**Task item:** Produce an exact transcription of every entry.

**Given data:**

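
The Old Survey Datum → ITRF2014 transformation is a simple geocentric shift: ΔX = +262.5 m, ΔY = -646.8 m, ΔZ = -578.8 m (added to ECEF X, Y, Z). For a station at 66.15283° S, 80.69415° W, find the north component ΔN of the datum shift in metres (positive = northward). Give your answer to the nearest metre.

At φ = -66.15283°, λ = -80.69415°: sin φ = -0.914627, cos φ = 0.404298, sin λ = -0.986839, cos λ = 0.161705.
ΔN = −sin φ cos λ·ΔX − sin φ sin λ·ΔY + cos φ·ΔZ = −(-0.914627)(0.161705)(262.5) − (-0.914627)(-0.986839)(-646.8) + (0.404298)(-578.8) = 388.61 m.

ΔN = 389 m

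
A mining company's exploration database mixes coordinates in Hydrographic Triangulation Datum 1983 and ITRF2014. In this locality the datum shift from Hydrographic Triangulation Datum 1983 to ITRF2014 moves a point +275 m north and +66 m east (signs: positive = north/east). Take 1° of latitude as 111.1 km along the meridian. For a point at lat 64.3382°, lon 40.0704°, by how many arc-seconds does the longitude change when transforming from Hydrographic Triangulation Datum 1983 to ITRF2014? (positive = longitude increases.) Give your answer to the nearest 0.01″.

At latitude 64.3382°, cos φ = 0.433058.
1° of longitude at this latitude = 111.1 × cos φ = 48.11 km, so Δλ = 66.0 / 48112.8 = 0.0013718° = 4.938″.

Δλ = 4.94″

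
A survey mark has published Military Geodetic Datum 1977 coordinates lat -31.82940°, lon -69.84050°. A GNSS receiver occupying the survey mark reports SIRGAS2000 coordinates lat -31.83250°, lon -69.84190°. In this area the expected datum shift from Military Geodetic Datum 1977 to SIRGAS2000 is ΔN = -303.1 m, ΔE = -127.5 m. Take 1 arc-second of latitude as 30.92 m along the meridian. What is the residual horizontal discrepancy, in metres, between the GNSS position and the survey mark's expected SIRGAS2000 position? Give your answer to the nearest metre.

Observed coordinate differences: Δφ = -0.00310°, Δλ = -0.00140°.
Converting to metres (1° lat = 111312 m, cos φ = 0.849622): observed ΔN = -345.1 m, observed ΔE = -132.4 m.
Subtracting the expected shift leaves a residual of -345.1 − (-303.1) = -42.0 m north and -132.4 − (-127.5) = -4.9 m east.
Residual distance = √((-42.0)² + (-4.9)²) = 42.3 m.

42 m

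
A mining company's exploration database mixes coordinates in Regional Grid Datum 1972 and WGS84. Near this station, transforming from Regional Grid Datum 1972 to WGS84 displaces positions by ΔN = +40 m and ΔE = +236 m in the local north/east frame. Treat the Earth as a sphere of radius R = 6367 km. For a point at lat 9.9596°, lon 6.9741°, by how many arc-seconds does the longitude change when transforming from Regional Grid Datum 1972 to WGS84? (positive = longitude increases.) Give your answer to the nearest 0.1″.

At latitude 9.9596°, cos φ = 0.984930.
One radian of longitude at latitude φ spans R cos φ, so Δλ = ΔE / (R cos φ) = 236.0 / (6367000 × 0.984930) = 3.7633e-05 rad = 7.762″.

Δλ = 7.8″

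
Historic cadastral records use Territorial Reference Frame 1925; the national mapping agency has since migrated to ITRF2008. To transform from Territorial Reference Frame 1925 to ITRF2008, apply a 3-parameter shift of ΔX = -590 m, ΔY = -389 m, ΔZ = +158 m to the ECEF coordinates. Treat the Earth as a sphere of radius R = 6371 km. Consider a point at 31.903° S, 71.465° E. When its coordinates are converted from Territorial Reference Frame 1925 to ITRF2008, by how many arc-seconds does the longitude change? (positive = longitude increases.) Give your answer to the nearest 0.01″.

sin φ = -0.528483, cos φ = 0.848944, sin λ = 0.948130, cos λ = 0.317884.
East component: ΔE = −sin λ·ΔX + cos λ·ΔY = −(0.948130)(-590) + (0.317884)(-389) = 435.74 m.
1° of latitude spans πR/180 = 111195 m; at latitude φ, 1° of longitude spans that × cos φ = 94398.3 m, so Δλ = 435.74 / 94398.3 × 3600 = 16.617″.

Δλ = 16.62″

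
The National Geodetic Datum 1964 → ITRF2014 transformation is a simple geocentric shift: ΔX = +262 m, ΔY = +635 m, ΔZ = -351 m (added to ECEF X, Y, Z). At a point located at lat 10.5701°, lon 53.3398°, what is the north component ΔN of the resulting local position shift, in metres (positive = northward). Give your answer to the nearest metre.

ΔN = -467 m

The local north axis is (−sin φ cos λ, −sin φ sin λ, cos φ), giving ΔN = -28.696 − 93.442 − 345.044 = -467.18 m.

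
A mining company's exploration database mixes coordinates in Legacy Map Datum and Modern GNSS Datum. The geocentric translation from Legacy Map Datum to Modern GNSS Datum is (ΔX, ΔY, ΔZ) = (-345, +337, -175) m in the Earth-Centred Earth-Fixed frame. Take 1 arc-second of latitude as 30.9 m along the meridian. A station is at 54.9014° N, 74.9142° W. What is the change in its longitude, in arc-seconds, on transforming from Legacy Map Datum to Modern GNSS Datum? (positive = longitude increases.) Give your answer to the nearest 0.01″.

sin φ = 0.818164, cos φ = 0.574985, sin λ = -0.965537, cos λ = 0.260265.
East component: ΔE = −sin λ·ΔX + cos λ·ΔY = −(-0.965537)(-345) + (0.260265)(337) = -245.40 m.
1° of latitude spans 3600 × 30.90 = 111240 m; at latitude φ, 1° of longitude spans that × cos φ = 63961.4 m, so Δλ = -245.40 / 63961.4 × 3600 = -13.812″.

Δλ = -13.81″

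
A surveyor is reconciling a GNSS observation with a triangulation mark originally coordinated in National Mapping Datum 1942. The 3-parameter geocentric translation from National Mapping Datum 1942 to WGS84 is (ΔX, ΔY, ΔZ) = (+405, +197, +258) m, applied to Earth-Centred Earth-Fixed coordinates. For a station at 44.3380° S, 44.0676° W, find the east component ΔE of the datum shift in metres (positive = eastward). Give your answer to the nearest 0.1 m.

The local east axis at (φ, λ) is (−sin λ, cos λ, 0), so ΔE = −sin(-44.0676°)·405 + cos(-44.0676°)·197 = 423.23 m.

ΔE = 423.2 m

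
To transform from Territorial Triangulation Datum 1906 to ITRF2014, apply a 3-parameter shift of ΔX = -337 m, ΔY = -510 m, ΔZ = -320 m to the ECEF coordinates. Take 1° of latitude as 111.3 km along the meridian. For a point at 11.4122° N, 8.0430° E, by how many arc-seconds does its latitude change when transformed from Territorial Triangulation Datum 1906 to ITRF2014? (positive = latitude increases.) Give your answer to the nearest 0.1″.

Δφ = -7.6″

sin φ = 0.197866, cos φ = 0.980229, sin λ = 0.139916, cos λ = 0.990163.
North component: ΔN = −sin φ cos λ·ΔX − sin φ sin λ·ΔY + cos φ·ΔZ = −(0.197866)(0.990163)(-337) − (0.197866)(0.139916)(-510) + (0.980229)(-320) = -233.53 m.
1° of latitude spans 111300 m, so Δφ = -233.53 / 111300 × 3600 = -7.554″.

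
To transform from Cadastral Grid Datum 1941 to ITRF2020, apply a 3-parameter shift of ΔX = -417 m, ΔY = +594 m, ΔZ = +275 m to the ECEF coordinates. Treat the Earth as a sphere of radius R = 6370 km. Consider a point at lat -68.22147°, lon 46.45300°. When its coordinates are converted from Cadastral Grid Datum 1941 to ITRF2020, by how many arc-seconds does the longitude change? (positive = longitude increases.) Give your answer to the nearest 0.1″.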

**Your solution:**
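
The Old Survey Datum → ITRF2014 transformation is a simple geocentric shift: ΔX = +262.5 m, ΔY = -646.8 m, ΔZ = -578.8 m (added to ECEF X, Y, Z). For a station at 66.15283° S, 80.69415° W, find the north component ΔN of the datum shift in metres (positive = northward). Give your answer to the nearest metre.

At φ = -66.15283°, λ = -80.69415°: sin φ = -0.914627, cos φ = 0.404298, sin λ = -0.986839, cos λ = 0.161705.
ΔN = −sin φ cos λ·ΔX − sin φ sin λ·ΔY + cos φ·ΔZ = −(-0.914627)(0.161705)(262.5) − (-0.914627)(-0.986839)(-646.8) + (0.404298)(-578.8) = 388.61 m.

ΔN = 389 m

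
A mining company's exploration database mixes coordinates in Hydrographic Triangulation Datum 1983 and ITRF2014. In this locality the datum shift from Hydrographic Triangulation Datum 1983 to ITRF2014 moves a point +275 m north and +66 m east (signs: positive = north/east). Take 1° of latitude as 111.1 km along the meridian. For a point at lat 64.3382°, lon 40.0704°, by how many arc-seconds does the longitude change when transforming from Hydrographic Triangulation Datum 1983 to ITRF2014? (positive = longitude increases.) Give your answer to the nearest 0.01″.

At latitude 64.3382°, cos φ = 0.433058.
1° of longitude at this latitude = 111.1 × cos φ = 48.11 km, so Δλ = 66.0 / 48112.8 = 0.0013718° = 4.938″.

Δλ = 4.94″

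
A survey mark has published Military Geodetic Datum 1977 coordinates lat -31.82940°, lon -69.84050°. A GNSS receiver occupying the survey mark reports SIRGAS2000 coordinates lat -31.83250°, lon -69.84190°. In this area the expected datum shift from Military Geodetic Datum 1977 to SIRGAS2000 is ΔN = -303.1 m, ΔE = -127.5 m. Take 1 arc-second of latitude as 30.92 m along the meridian. What is the residual horizontal discrepancy, in metres, between the GNSS position and the survey mark's expected SIRGAS2000 position? Give your answer to the nearest metre.

Observed coordinate differences: Δφ = -0.00310°, Δλ = -0.00140°.
Converting to metres (1° lat = 111312 m, cos φ = 0.849622): observed ΔN = -345.1 m, observed ΔE = -132.4 m.
Subtracting the expected shift leaves a residual of -345.1 − (-303.1) = -42.0 m north and -132.4 − (-127.5) = -4.9 m east.
Residual distance = √((-42.0)² + (-4.9)²) = 42.3 m.

42 m

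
A mining company's exploration database mixes coordinates in Regional Grid Datum 1972 and WGS84. Near this station, transforming from Regional Grid Datum 1972 to WGS84 displaces positions by ΔN = +40 m and ΔE = +236 m in the local north/east frame. Treat the Earth as a sphere of radius R = 6367 km. For a point at lat 9.9596°, lon 6.9741°, by how many arc-seconds does the longitude change when transforming from Regional Grid Datum 1972 to WGS84? (positive = longitude increases.) Give your answer to the nearest 0.1″.

At latitude 9.9596°, cos φ = 0.984930.
One radian of longitude at latitude φ spans R cos φ, so Δλ = ΔE / (R cos φ) = 236.0 / (6367000 × 0.984930) = 3.7633e-05 rad = 7.762″.

Δλ = 7.8″

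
Historic cadastral records use Territorial Reference Frame 1925; the national mapping agency has since migrated to ITRF2008. To transform from Territorial Reference Frame 1925 to ITRF2008, apply a 3-parameter shift of ΔX = -590 m, ΔY = -389 m, ΔZ = +158 m to the ECEF coordinates. Treat the Earth as a sphere of radius R = 6371 km. Consider a point at 31.903° S, 71.465° E. When its coordinates are converted from Territorial Reference Frame 1925 to ITRF2008, by how many arc-seconds does the longitude change? (positive = longitude increases.) Give your answer to the nearest 0.01″.

sin φ = -0.528483, cos φ = 0.848944, sin λ = 0.948130, cos λ = 0.317884.
East component: ΔE = −sin λ·ΔX + cos λ·ΔY = −(0.948130)(-590) + (0.317884)(-389) = 435.74 m.
1° of latitude spans πR/180 = 111195 m; at latitude φ, 1° of longitude spans that × cos φ = 94398.3 m, so Δλ = 435.74 / 94398.3 × 3600 = 16.617″.

Δλ = 16.62″

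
The National Geodetic Datum 1964 → ITRF2014 transformation is a simple geocentric shift: ΔX = +262 m, ΔY = +635 m, ΔZ = -351 m (added to ECEF X, Y, Z). At a point located at lat 10.5701°, lon 53.3398°, what is the north component ΔN of the resulting local position shift, in metres (positive = northward). Give your answer to the nearest metre.

ΔN = -467 m

The local north axis is (−sin φ cos λ, −sin φ sin λ, cos φ), giving ΔN = -28.696 − 93.442 − 345.044 = -467.18 m.

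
A mining company's exploration database mixes coordinates in Legacy Map Datum and Modern GNSS Datum. The geocentric translation from Legacy Map Datum to Modern GNSS Datum is (ΔX, ΔY, ΔZ) = (-345, +337, -175) m in the Earth-Centred Earth-Fixed frame. Take 1 arc-second of latitude as 30.9 m along the meridian. A station is at 54.9014° N, 74.9142° W. What is the change in its longitude, in arc-seconds, on transforming from Legacy Map Datum to Modern GNSS Datum? (positive = longitude increases.) Give your answer to the nearest 0.01″.

sin φ = 0.818164, cos φ = 0.574985, sin λ = -0.965537, cos λ = 0.260265.
East component: ΔE = −sin λ·ΔX + cos λ·ΔY = −(-0.965537)(-345) + (0.260265)(337) = -245.40 m.
1° of latitude spans 3600 × 30.90 = 111240 m; at latitude φ, 1° of longitude spans that × cos φ = 63961.4 m, so Δλ = -245.40 / 63961.4 × 3600 = -13.812″.

Δλ = -13.81″

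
A surveyor is reconciling a GNSS observation with a triangulation mark originally coordinated in National Mapping Datum 1942. The 3-parameter geocentric translation from National Mapping Datum 1942 to WGS84 is (ΔX, ΔY, ΔZ) = (+405, +197, +258) m, applied to Earth-Centred Earth-Fixed coordinates. For a station at 44.3380° S, 44.0676° W, find the east component ΔE of the datum shift in metres (positive = eastward). Give your answer to the nearest 0.1 m.

The local east axis at (φ, λ) is (−sin λ, cos λ, 0), so ΔE = −sin(-44.0676°)·405 + cos(-44.0676°)·197 = 423.23 m.

ΔE = 423.2 m

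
To transform from Territorial Triangulation Datum 1906 to ITRF2014, apply a 3-parameter shift of ΔX = -337 m, ΔY = -510 m, ΔZ = -320 m to the ECEF coordinates. Take 1° of latitude as 111.3 km along the meridian. For a point at 11.4122° N, 8.0430° E, by how many arc-seconds does its latitude change when transformed from Territorial Triangulation Datum 1906 to ITRF2014? (positive = latitude increases.) Give your answer to the nearest 0.1″.

Δφ = -7.6″

sin φ = 0.197866, cos φ = 0.980229, sin λ = 0.139916, cos λ = 0.990163.
North component: ΔN = −sin φ cos λ·ΔX − sin φ sin λ·ΔY + cos φ·ΔZ = −(0.197866)(0.990163)(-337) − (0.197866)(0.139916)(-510) + (0.980229)(-320) = -233.53 m.
1° of latitude spans 111300 m, so Δφ = -233.53 / 111300 × 3600 = -7.554″.

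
To transform from Cadastral Grid Datum 1941 to ITRF2020, apply a 3-parameter shift of ΔX = -417 m, ΔY = +594 m, ΔZ = +275 m to the ECEF coordinates. Treat the Earth as a sphere of radius R = 6370 km. Consider a point at lat -68.22147°, lon 46.45300°. When its coordinates are converted from Cadastral Grid Datum 1941 to ITRF2020, by how many arc-seconds does the longitude change? (positive = longitude increases.) Give your answer to the nearest 0.1″.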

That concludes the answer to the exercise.